Dataset
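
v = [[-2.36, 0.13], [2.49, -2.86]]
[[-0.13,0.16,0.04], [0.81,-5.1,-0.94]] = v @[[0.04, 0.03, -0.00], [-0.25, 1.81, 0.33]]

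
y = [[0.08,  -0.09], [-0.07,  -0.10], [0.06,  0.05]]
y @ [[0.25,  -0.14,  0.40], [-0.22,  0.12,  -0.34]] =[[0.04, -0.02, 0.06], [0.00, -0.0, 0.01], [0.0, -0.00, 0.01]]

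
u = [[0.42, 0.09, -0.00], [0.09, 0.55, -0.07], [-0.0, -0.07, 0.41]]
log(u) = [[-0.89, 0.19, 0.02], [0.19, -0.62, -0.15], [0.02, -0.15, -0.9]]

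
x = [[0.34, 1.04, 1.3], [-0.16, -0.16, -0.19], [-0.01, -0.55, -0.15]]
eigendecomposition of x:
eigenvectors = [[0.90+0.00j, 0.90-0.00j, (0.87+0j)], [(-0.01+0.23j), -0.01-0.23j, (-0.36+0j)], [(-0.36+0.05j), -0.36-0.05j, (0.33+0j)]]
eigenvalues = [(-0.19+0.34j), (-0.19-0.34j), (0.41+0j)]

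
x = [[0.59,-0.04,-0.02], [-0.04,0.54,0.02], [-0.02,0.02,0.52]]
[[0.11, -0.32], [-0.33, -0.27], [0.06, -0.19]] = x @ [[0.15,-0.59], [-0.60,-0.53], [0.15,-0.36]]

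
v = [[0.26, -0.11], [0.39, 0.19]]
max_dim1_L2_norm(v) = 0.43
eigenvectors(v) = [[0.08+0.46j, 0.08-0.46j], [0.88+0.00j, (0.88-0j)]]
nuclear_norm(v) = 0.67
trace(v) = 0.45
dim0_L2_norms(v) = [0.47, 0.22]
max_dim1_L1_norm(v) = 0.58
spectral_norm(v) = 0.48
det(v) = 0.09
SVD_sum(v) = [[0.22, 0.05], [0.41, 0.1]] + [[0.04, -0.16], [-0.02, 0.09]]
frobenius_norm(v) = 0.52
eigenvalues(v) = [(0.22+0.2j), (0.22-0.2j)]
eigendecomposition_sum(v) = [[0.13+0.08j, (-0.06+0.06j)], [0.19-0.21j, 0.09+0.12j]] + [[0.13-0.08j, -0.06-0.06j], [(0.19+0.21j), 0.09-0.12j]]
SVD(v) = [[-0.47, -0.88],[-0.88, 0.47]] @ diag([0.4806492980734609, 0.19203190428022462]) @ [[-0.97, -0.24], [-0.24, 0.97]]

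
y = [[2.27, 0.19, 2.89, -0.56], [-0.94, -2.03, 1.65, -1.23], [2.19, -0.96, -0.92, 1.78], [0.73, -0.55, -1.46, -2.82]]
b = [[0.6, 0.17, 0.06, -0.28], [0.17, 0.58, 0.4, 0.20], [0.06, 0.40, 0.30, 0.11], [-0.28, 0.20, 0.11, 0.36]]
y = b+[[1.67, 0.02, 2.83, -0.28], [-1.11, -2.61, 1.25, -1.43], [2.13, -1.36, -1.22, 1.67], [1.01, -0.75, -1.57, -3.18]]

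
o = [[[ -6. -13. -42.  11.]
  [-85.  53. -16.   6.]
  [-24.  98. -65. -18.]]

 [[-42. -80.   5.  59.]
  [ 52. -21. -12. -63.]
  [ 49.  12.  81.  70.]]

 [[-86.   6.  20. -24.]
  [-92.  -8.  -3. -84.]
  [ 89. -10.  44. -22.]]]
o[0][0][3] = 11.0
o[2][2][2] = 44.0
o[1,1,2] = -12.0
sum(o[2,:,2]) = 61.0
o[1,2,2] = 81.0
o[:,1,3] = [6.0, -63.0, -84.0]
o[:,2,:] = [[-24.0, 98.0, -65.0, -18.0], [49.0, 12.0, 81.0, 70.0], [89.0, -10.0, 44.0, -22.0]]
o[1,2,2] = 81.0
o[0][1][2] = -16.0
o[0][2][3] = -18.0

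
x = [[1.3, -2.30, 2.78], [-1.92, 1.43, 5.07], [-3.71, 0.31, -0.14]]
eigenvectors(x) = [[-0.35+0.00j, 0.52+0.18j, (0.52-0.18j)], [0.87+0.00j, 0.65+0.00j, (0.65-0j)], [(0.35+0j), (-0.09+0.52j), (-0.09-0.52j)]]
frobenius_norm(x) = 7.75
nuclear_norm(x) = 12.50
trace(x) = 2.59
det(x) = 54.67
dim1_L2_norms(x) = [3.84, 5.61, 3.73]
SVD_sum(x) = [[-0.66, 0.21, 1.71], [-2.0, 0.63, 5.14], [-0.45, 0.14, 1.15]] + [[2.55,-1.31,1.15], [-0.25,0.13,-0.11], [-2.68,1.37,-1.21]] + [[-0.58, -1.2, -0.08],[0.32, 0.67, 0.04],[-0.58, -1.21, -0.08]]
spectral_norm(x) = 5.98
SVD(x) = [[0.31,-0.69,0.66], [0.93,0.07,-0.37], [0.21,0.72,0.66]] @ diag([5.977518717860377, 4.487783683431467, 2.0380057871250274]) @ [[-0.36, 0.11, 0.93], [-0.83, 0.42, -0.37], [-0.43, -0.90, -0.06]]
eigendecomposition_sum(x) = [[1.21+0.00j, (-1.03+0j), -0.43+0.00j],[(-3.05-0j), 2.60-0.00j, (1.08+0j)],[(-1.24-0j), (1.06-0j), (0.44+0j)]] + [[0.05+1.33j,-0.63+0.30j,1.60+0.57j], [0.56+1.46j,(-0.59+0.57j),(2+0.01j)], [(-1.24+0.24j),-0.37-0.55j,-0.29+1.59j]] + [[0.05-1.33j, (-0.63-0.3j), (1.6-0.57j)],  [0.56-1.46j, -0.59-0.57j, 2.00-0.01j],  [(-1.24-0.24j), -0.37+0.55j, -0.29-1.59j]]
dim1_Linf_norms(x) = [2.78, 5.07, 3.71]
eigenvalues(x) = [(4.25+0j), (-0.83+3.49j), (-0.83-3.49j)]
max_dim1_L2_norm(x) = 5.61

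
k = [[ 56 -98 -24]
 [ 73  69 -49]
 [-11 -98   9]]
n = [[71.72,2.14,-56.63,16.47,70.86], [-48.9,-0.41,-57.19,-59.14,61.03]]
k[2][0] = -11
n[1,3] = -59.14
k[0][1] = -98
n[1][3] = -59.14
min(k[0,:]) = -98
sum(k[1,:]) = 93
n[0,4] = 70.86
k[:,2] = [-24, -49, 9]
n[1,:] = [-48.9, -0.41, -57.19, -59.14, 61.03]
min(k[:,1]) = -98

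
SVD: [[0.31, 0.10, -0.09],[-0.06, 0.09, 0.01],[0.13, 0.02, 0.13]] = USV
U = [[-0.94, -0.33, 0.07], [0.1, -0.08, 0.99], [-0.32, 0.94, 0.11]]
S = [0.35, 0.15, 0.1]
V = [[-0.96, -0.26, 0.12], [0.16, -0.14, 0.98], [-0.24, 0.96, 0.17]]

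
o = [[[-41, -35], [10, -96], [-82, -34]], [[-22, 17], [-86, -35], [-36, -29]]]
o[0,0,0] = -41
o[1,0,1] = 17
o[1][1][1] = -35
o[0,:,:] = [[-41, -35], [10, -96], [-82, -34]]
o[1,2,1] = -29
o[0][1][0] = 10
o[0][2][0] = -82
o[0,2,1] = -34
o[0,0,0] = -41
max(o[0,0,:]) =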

What to work on
In your reply, restate every entry exactly.

Answer to this problem
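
v = [[-2.36, 0.13], [2.49, -2.86]]
[[-0.13,0.16,0.04], [0.81,-5.1,-0.94]] = v @[[0.04, 0.03, -0.00], [-0.25, 1.81, 0.33]]

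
y = [[0.08,  -0.09], [-0.07,  -0.10], [0.06,  0.05]]
y @ [[0.25,  -0.14,  0.40], [-0.22,  0.12,  -0.34]] =[[0.04, -0.02, 0.06], [0.00, -0.0, 0.01], [0.0, -0.00, 0.01]]

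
u = [[0.42, 0.09, -0.00], [0.09, 0.55, -0.07], [-0.0, -0.07, 0.41]]
log(u) = [[-0.89, 0.19, 0.02], [0.19, -0.62, -0.15], [0.02, -0.15, -0.9]]

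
x = [[0.34, 1.04, 1.3], [-0.16, -0.16, -0.19], [-0.01, -0.55, -0.15]]
eigendecomposition of x:
eigenvectors = [[0.90+0.00j, 0.90-0.00j, (0.87+0j)], [(-0.01+0.23j), -0.01-0.23j, (-0.36+0j)], [(-0.36+0.05j), -0.36-0.05j, (0.33+0j)]]
eigenvalues = [(-0.19+0.34j), (-0.19-0.34j), (0.41+0j)]

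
x = [[0.59,-0.04,-0.02], [-0.04,0.54,0.02], [-0.02,0.02,0.52]]
[[0.11, -0.32], [-0.33, -0.27], [0.06, -0.19]] = x @ [[0.15,-0.59], [-0.60,-0.53], [0.15,-0.36]]

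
v = [[0.26, -0.11], [0.39, 0.19]]
max_dim1_L2_norm(v) = 0.43
eigenvectors(v) = [[0.08+0.46j, 0.08-0.46j], [0.88+0.00j, (0.88-0j)]]
nuclear_norm(v) = 0.67
trace(v) = 0.45
dim0_L2_norms(v) = [0.47, 0.22]
max_dim1_L1_norm(v) = 0.58
spectral_norm(v) = 0.48
det(v) = 0.09
SVD_sum(v) = [[0.22, 0.05], [0.41, 0.1]] + [[0.04, -0.16], [-0.02, 0.09]]
frobenius_norm(v) = 0.52
eigenvalues(v) = [(0.22+0.2j), (0.22-0.2j)]
eigendecomposition_sum(v) = [[0.13+0.08j, (-0.06+0.06j)], [0.19-0.21j, 0.09+0.12j]] + [[0.13-0.08j, -0.06-0.06j], [(0.19+0.21j), 0.09-0.12j]]
SVD(v) = [[-0.47, -0.88],[-0.88, 0.47]] @ diag([0.4806492980734609, 0.19203190428022462]) @ [[-0.97, -0.24], [-0.24, 0.97]]

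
y = [[2.27, 0.19, 2.89, -0.56], [-0.94, -2.03, 1.65, -1.23], [2.19, -0.96, -0.92, 1.78], [0.73, -0.55, -1.46, -2.82]]
b = [[0.6, 0.17, 0.06, -0.28], [0.17, 0.58, 0.4, 0.20], [0.06, 0.40, 0.30, 0.11], [-0.28, 0.20, 0.11, 0.36]]
y = b+[[1.67, 0.02, 2.83, -0.28], [-1.11, -2.61, 1.25, -1.43], [2.13, -1.36, -1.22, 1.67], [1.01, -0.75, -1.57, -3.18]]

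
o = [[[ -6. -13. -42.  11.]
  [-85.  53. -16.   6.]
  [-24.  98. -65. -18.]]

 [[-42. -80.   5.  59.]
  [ 52. -21. -12. -63.]
  [ 49.  12.  81.  70.]]

 [[-86.   6.  20. -24.]
  [-92.  -8.  -3. -84.]
  [ 89. -10.  44. -22.]]]
o[0][0][3] = 11.0
o[2][2][2] = 44.0
o[1,1,2] = -12.0
sum(o[2,:,2]) = 61.0
o[1,2,2] = 81.0
o[:,1,3] = [6.0, -63.0, -84.0]
o[:,2,:] = [[-24.0, 98.0, -65.0, -18.0], [49.0, 12.0, 81.0, 70.0], [89.0, -10.0, 44.0, -22.0]]
o[1,2,2] = 81.0
o[0][1][2] = -16.0
o[0][2][3] = -18.0

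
x = [[1.3, -2.30, 2.78], [-1.92, 1.43, 5.07], [-3.71, 0.31, -0.14]]
eigenvectors(x) = [[-0.35+0.00j, 0.52+0.18j, (0.52-0.18j)], [0.87+0.00j, 0.65+0.00j, (0.65-0j)], [(0.35+0j), (-0.09+0.52j), (-0.09-0.52j)]]
frobenius_norm(x) = 7.75
nuclear_norm(x) = 12.50
trace(x) = 2.59
det(x) = 54.67
dim1_L2_norms(x) = [3.84, 5.61, 3.73]
SVD_sum(x) = [[-0.66, 0.21, 1.71], [-2.0, 0.63, 5.14], [-0.45, 0.14, 1.15]] + [[2.55,-1.31,1.15], [-0.25,0.13,-0.11], [-2.68,1.37,-1.21]] + [[-0.58, -1.2, -0.08],[0.32, 0.67, 0.04],[-0.58, -1.21, -0.08]]
spectral_norm(x) = 5.98
SVD(x) = [[0.31,-0.69,0.66], [0.93,0.07,-0.37], [0.21,0.72,0.66]] @ diag([5.977518717860377, 4.487783683431467, 2.0380057871250274]) @ [[-0.36, 0.11, 0.93], [-0.83, 0.42, -0.37], [-0.43, -0.90, -0.06]]
eigendecomposition_sum(x) = [[1.21+0.00j, (-1.03+0j), -0.43+0.00j],[(-3.05-0j), 2.60-0.00j, (1.08+0j)],[(-1.24-0j), (1.06-0j), (0.44+0j)]] + [[0.05+1.33j,-0.63+0.30j,1.60+0.57j], [0.56+1.46j,(-0.59+0.57j),(2+0.01j)], [(-1.24+0.24j),-0.37-0.55j,-0.29+1.59j]] + [[0.05-1.33j, (-0.63-0.3j), (1.6-0.57j)],  [0.56-1.46j, -0.59-0.57j, 2.00-0.01j],  [(-1.24-0.24j), -0.37+0.55j, -0.29-1.59j]]
dim1_Linf_norms(x) = [2.78, 5.07, 3.71]
eigenvalues(x) = [(4.25+0j), (-0.83+3.49j), (-0.83-3.49j)]
max_dim1_L2_norm(x) = 5.61

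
k = [[ 56 -98 -24]
 [ 73  69 -49]
 [-11 -98   9]]
n = [[71.72,2.14,-56.63,16.47,70.86], [-48.9,-0.41,-57.19,-59.14,61.03]]
k[2][0] = -11
n[1,3] = -59.14
k[0][1] = -98
n[1][3] = -59.14
min(k[0,:]) = -98
sum(k[1,:]) = 93
n[0,4] = 70.86
k[:,2] = [-24, -49, 9]
n[1,:] = [-48.9, -0.41, -57.19, -59.14, 61.03]
min(k[:,1]) = -98

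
SVD: [[0.31, 0.10, -0.09],[-0.06, 0.09, 0.01],[0.13, 0.02, 0.13]] = USV
U = [[-0.94, -0.33, 0.07], [0.1, -0.08, 0.99], [-0.32, 0.94, 0.11]]
S = [0.35, 0.15, 0.1]
V = [[-0.96, -0.26, 0.12], [0.16, -0.14, 0.98], [-0.24, 0.96, 0.17]]

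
o = [[[-41, -35], [10, -96], [-82, -34]], [[-22, 17], [-86, -35], [-36, -29]]]
o[0,0,0] = -41
o[1,0,1] = 17
o[1][1][1] = -35
o[0,:,:] = [[-41, -35], [10, -96], [-82, -34]]
o[1,2,1] = -29
o[0][1][0] = 10
o[0][2][0] = -82
o[0,2,1] = -34
o[0,0,0] = -41
max(o[0,0,:]) =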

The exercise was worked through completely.